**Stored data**
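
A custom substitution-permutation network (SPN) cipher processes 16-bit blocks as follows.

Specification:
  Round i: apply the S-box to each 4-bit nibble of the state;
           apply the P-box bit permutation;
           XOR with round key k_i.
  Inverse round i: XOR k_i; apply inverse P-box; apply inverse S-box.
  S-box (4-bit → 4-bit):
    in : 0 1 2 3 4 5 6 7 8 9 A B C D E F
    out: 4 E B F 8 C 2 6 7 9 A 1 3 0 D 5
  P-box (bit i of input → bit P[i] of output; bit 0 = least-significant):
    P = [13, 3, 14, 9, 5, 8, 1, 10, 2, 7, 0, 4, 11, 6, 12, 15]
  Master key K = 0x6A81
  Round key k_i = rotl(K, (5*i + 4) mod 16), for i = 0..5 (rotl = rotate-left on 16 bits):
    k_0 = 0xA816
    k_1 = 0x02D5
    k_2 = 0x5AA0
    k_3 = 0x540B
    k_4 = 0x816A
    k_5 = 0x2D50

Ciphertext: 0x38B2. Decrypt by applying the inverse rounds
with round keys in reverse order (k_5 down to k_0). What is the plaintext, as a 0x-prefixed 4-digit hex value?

s_0 = ciphertext = 0x38B2
s_1 = InvRound(s_0, k_5) = 0x763D
s_2 = InvRound(s_1, k_4) = 0x1E1E
s_3 = InvRound(s_2, k_3) = 0xBED5
s_4 = InvRound(s_3, k_2) = 0xAE9F
s_5 = InvRound(s_4, k_1) = 0x2D5C
s_6 = InvRound(s_5, k_0) = 0xAD16

0xAD16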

**DIRECTIONS FOR THIS TASK**
Write out again only the lines from the one with "Round i: apply" through the last line of the records above. Keep every word as it stands.

**RESPONSE**
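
  Round i: apply the S-box to each 4-bit nibble of the state;
           apply the P-box bit permutation;
           XOR with round key k_i.
  Inverse round i: XOR k_i; apply inverse P-box; apply inverse S-box.
  S-box (4-bit → 4-bit):
    in : 0 1 2 3 4 5 6 7 8 9 A B C D E F
    out: 4 E B F 8 C 2 6 7 9 A 1 3 0 D 5
  P-box (bit i of input → bit P[i] of output; bit 0 = least-significant):
    P = [13, 3, 14, 9, 5, 8, 1, 10, 2, 7, 0, 4, 11, 6, 12, 15]
  Master key K = 0x6A81
  Round key k_i = rotl(K, (5*i + 4) mod 16), for i = 0..5 (rotl = rotate-left on 16 bits):
    k_0 = 0xA816
    k_1 = 0x02D5
    k_2 = 0x5AA0
    k_3 = 0x540B
    k_4 = 0x816A
    k_5 = 0x2D50

Ciphertext: 0x38B2. Decrypt by applying the inverse rounds
with round keys in reverse order (k_5 down to k_0). What is the plaintext, as a 0x-prefixed 4-digit hex value?

s_0 = ciphertext = 0x38B2
s_1 = InvRound(s_0, k_5) = 0x763D
s_2 = InvRound(s_1, k_4) = 0x1E1E
s_3 = InvRound(s_2, k_3) = 0xBED5
s_4 = InvRound(s_3, k_2) = 0xAE9F
s_5 = InvRound(s_4, k_1) = 0x2D5C
s_6 = InvRound(s_5, k_0) = 0xAD16

0xAD16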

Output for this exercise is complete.